━━ Exercise data

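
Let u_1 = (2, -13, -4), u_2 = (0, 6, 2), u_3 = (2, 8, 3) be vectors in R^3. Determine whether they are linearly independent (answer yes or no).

Form the matrix with these vectors as rows and row reduce.
R3 ← R3 − R1: [0, 21, 7]
R3 ← R3 − (7/2)·R2: [0, 0, 0]
2 nonzero rows, so the 3 vectors span a space of dimension 2.
Since 2 < 3, the vectors are linearly dependent.

no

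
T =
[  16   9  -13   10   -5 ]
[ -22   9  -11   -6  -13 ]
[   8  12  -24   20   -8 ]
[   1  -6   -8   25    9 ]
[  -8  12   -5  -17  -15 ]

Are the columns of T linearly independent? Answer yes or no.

Row reduce T to echelon form.
R2 ← R2 + (11/8)·R1: [0, 171/8, -231/8, 31/4, -159/8]
R3 ← R3 − (1/2)·R1: [0, 15/2, -35/2, 15, -11/2]
R4 ← R4 − (1/16)·R1: [0, -105/16, -115/16, 195/8, 149/16]
R5 ← R5 + (1/2)·R1: [0, 33/2, -23/2, -12, -35/2]
R3 ← R3 − (20/57)·R2: [0, 0, -140/19, 700/57, 28/19]
R4 ← R4 + (35/114)·R2: [0, 0, -305/19, 1525/57, 61/19]
R5 ← R5 − (44/57)·R2: [0, 0, 205/19, -1025/57, -41/19]
R4 ← R4 − (61/28)·R3: [0, 0, 0, 0, 0]
R5 ← R5 + (41/28)·R3: [0, 0, 0, 0, 0]
3 pivots among 5 columns.
Only 3 < 5 pivot columns, so the columns are linearly dependent.

no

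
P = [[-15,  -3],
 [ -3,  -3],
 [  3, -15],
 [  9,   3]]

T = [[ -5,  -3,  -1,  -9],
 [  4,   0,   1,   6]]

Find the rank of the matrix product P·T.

First compute PT:
[[ 63,  45,  12, 117],
 [  3,   9,   0,   9],
 [-75,  -9, -18, -117],
 [-33, -27,  -6, -63]]
Now row reduce the product.
R2 ← R2 − (1/21)·R1: [0, 48/7, -4/7, 24/7]
R3 ← R3 + (25/21)·R1: [0, 312/7, -26/7, 156/7]
R4 ← R4 + (11/21)·R1: [0, -24/7, 2/7, -12/7]
R3 ← R3 − (13/2)·R2: [0, 0, 0, 0]
R4 ← R4 + (1/2)·R2: [0, 0, 0, 0]
2 nonzero rows, so rank(PT) = 2.

2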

━━━━

▸ Task to complete
Your task is to write out every record exactly.

▸ Result for this exercise
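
Let u_1 = (2, -13, -4), u_2 = (0, 6, 2), u_3 = (2, 8, 3) be vectors in R^3. Determine whether they are linearly independent (answer yes or no).

Form the matrix with these vectors as rows and row reduce.
R3 ← R3 − R1: [0, 21, 7]
R3 ← R3 − (7/2)·R2: [0, 0, 0]
2 nonzero rows, so the 3 vectors span a space of dimension 2.
Since 2 < 3, the vectors are linearly dependent.

no

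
T =
[  16   9  -13   10   -5 ]
[ -22   9  -11   -6  -13 ]
[   8  12  -24   20   -8 ]
[   1  -6   -8   25    9 ]
[  -8  12   -5  -17  -15 ]

Are the columns of T linearly independent? Answer yes or no.

Row reduce T to echelon form.
R2 ← R2 + (11/8)·R1: [0, 171/8, -231/8, 31/4, -159/8]
R3 ← R3 − (1/2)·R1: [0, 15/2, -35/2, 15, -11/2]
R4 ← R4 − (1/16)·R1: [0, -105/16, -115/16, 195/8, 149/16]
R5 ← R5 + (1/2)·R1: [0, 33/2, -23/2, -12, -35/2]
R3 ← R3 − (20/57)·R2: [0, 0, -140/19, 700/57, 28/19]
R4 ← R4 + (35/114)·R2: [0, 0, -305/19, 1525/57, 61/19]
R5 ← R5 − (44/57)·R2: [0, 0, 205/19, -1025/57, -41/19]
R4 ← R4 − (61/28)·R3: [0, 0, 0, 0, 0]
R5 ← R5 + (41/28)·R3: [0, 0, 0, 0, 0]
3 pivots among 5 columns.
Only 3 < 5 pivot columns, so the columns are linearly dependent.

no

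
P = [[-15,  -3],
 [ -3,  -3],
 [  3, -15],
 [  9,   3]]

T = [[ -5,  -3,  -1,  -9],
 [  4,   0,   1,   6]]

Find the rank of the matrix product P·T.

First compute PT:
[[ 63,  45,  12, 117],
 [  3,   9,   0,   9],
 [-75,  -9, -18, -117],
 [-33, -27,  -6, -63]]
Now row reduce the product.
R2 ← R2 − (1/21)·R1: [0, 48/7, -4/7, 24/7]
R3 ← R3 + (25/21)·R1: [0, 312/7, -26/7, 156/7]
R4 ← R4 + (11/21)·R1: [0, -24/7, 2/7, -12/7]
R3 ← R3 − (13/2)·R2: [0, 0, 0, 0]
R4 ← R4 + (1/2)·R2: [0, 0, 0, 0]
2 nonzero rows, so rank(PT) = 2.

2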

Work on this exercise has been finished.